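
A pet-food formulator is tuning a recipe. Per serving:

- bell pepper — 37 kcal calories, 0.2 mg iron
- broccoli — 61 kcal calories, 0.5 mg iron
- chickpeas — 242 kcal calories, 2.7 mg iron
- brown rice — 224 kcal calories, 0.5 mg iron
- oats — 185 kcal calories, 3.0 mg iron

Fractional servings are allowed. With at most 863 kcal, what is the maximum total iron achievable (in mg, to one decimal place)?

Iron per kcal: oats 0.01622, chickpeas 0.01116, broccoli 0.008197, bell pepper 0.005405, brown rice 0.002232.
With no serving limits, spend the whole calories allowance on oats: 863 kcal / 185 kcal × 3.0 mg = 14.0 mg.

14.0 mg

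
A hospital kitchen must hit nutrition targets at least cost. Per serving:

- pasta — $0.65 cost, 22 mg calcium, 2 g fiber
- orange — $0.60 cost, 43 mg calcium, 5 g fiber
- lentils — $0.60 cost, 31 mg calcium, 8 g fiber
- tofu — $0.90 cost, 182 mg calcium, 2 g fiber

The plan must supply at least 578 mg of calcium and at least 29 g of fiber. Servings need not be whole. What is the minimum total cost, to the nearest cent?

Check every corner: each single food scaled to meet both minima, and each pair solved so both constraints bind.
pasta only: max(578/22, 29/2) = 26.27 servings → $17.08.
orange only: max(578/43, 29/5) = 13.44 servings → $8.07.
lentils only: max(578/31, 29/8) = 18.65 servings → $11.19.
tofu only: max(578/182, 29/2) = 14.5 servings → $13.05.
pasta + orange: intersection lies outside the first quadrant.
pasta + lentils: the both-tight solution has a negative serving — not a feasible corner.
pasta + tofu with both tight: 12.88 servings and 1.619 servings → $9.83.
orange + lentils: intersection lies outside the first quadrant.
orange + tofu with both tight: 5.002 servings and 1.994 servings → $4.80.
lentils + tofu with both tight: 2.957 servings and 2.672 servings → $4.18.
Cheapest feasible corner: $4.18.

$4.18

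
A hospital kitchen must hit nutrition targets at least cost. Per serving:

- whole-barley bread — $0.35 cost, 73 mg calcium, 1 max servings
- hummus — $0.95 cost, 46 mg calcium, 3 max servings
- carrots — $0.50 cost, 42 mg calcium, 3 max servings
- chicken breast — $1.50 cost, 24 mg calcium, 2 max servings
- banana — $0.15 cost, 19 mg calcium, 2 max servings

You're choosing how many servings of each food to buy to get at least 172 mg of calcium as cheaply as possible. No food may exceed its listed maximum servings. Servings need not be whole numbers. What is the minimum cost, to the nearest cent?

$1.38

Cost per mg of calcium: whole-barley bread $0.0048, banana $0.0079, carrots $0.0119, hummus $0.0207, chicken breast $0.0625.
Take 1 serving of whole-barley bread: +73.0 mg calcium for $0.35 (total $0.35, still need 99.0 mg).
Take 2 servings of banana: +38.0 mg calcium for $0.30 (total $0.65, still need 61.0 mg).
Take 1.452 servings of carrots: +61.0 mg calcium for $0.73 (total $1.38, still need 0.0 mg).
Filling from the cheapest source first is optimal under one linear minimum: $1.38.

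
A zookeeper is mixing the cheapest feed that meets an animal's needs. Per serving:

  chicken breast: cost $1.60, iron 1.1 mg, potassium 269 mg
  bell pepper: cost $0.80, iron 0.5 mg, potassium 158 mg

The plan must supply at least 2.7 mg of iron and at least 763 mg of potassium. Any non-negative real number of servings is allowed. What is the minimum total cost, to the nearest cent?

$4.14

This is a tiny linear program; its minimum lies at a vertex of the feasible set. List the vertices and price them.
chicken breast only: max(2.7/1.1, 763/269) = 2.836 servings → $4.54.
bell pepper only: max(2.7/0.5, 763/158) = 5.4 servings → $4.32.
chicken breast + bell pepper with both tight: 1.148 servings and 2.875 servings → $4.14.
So the least-cost plan costs $4.14.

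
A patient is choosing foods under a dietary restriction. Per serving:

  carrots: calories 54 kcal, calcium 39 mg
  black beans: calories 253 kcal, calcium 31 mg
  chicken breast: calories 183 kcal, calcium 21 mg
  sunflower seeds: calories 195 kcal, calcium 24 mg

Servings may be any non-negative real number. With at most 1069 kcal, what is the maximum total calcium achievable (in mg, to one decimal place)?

Calcium per kcal: carrots 0.7222, sunflower seeds 0.1231, black beans 0.1225, chicken breast 0.1148.
With no serving limits, spend the whole calories allowance on carrots: 1069 kcal / 54 kcal × 39 mg = 772.1 mg.

772.1 mg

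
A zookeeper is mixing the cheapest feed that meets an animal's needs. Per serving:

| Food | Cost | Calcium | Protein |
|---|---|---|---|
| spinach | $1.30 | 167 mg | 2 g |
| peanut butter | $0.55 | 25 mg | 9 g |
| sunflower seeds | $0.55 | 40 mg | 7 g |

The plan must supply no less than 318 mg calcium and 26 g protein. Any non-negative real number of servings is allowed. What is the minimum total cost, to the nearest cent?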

WHAT TO DO
Exact copies of all the records are to be printed.

OUTPUT FOR THIS TASK
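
A pet-food formulator is tuning a recipe. Per serving:

- bell pepper — 37 kcal calories, 0.2 mg iron
- broccoli — 61 kcal calories, 0.5 mg iron
- chickpeas — 242 kcal calories, 2.7 mg iron
- brown rice — 224 kcal calories, 0.5 mg iron
- oats — 185 kcal calories, 3.0 mg iron

Fractional servings are allowed. With at most 863 kcal, what is the maximum total iron achievable (in mg, to one decimal place)?

Iron per kcal: oats 0.01622, chickpeas 0.01116, broccoli 0.008197, bell pepper 0.005405, brown rice 0.002232.
With no serving limits, spend the whole calories allowance on oats: 863 kcal / 185 kcal × 3.0 mg = 14.0 mg.

14.0 mg

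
A hospital kitchen must hit nutrition targets at least cost. Per serving:

- pasta — $0.65 cost, 22 mg calcium, 2 g fiber
- orange — $0.60 cost, 43 mg calcium, 5 g fiber
- lentils — $0.60 cost, 31 mg calcium, 8 g fiber
- tofu — $0.90 cost, 182 mg calcium, 2 g fiber

The plan must supply at least 578 mg of calcium and at least 29 g of fiber. Servings need not be whole. What is the minimum total cost, to the nearest cent?

Check every corner: each single food scaled to meet both minima, and each pair solved so both constraints bind.
pasta only: max(578/22, 29/2) = 26.27 servings → $17.08.
orange only: max(578/43, 29/5) = 13.44 servings → $8.07.
lentils only: max(578/31, 29/8) = 18.65 servings → $11.19.
tofu only: max(578/182, 29/2) = 14.5 servings → $13.05.
pasta + orange: intersection lies outside the first quadrant.
pasta + lentils: the both-tight solution has a negative serving — not a feasible corner.
pasta + tofu with both tight: 12.88 servings and 1.619 servings → $9.83.
orange + lentils: intersection lies outside the first quadrant.
orange + tofu with both tight: 5.002 servings and 1.994 servings → $4.80.
lentils + tofu with both tight: 2.957 servings and 2.672 servings → $4.18.
Cheapest feasible corner: $4.18.

$4.18

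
A hospital kitchen must hit nutrition targets at least cost. Per serving:

- whole-barley bread — $0.35 cost, 73 mg calcium, 1 max servings
- hummus — $0.95 cost, 46 mg calcium, 3 max servings
- carrots — $0.50 cost, 42 mg calcium, 3 max servings
- chicken breast — $1.50 cost, 24 mg calcium, 2 max servings
- banana — $0.15 cost, 19 mg calcium, 2 max servings

You're choosing how many servings of each food to buy to get at least 172 mg of calcium as cheaply as possible. No food may exceed its listed maximum servings. Servings need not be whole numbers. What is the minimum cost, to the nearest cent?

$1.38

Cost per mg of calcium: whole-barley bread $0.0048, banana $0.0079, carrots $0.0119, hummus $0.0207, chicken breast $0.0625.
Take 1 serving of whole-barley bread: +73.0 mg calcium for $0.35 (total $0.35, still need 99.0 mg).
Take 2 servings of banana: +38.0 mg calcium for $0.30 (total $0.65, still need 61.0 mg).
Take 1.452 servings of carrots: +61.0 mg calcium for $0.73 (total $1.38, still need 0.0 mg).
Filling from the cheapest source first is optimal under one linear minimum: $1.38.

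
A zookeeper is mixing the cheapest feed that meets an animal's needs. Per serving:

  chicken breast: cost $1.60, iron 1.1 mg, potassium 269 mg
  bell pepper: cost $0.80, iron 0.5 mg, potassium 158 mg

The plan must supply at least 2.7 mg of iron and at least 763 mg of potassium. Any non-negative real number of servings is allowed. What is the minimum total cost, to the nearest cent?

$4.14

This is a tiny linear program; its minimum lies at a vertex of the feasible set. List the vertices and price them.
chicken breast only: max(2.7/1.1, 763/269) = 2.836 servings → $4.54.
bell pepper only: max(2.7/0.5, 763/158) = 5.4 servings → $4.32.
chicken breast + bell pepper with both tight: 1.148 servings and 2.875 servings → $4.14.
So the least-cost plan costs $4.14.

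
A patient is choosing foods under a dietary restriction. Per serving:

  carrots: calories 54 kcal, calcium 39 mg
  black beans: calories 253 kcal, calcium 31 mg
  chicken breast: calories 183 kcal, calcium 21 mg
  sunflower seeds: calories 195 kcal, calcium 24 mg

Servings may be any non-negative real number. With at most 1069 kcal, what is the maximum total calcium achievable (in mg, to one decimal place)?

Calcium per kcal: carrots 0.7222, sunflower seeds 0.1231, black beans 0.1225, chicken breast 0.1148.
With no serving limits, spend the whole calories allowance on carrots: 1069 kcal / 54 kcal × 39 mg = 772.1 mg.

772.1 mg

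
A zookeeper is mixing the cheapest feed that meets an animal's needs. Per serving:

| Food | Cost | Calcium | Protein |
|---|---|---|---|
| spinach | $1.30 | 167 mg | 2 g |
| peanut butter | $0.55 | 25 mg | 9 g |
| sunflower seeds | $0.55 | 40 mg | 7 g |

The plan must supply no less than 318 mg calcium and 26 g protein. Any non-negative real number of servings is allowed. What is the minimum total cost, to the nearest cent?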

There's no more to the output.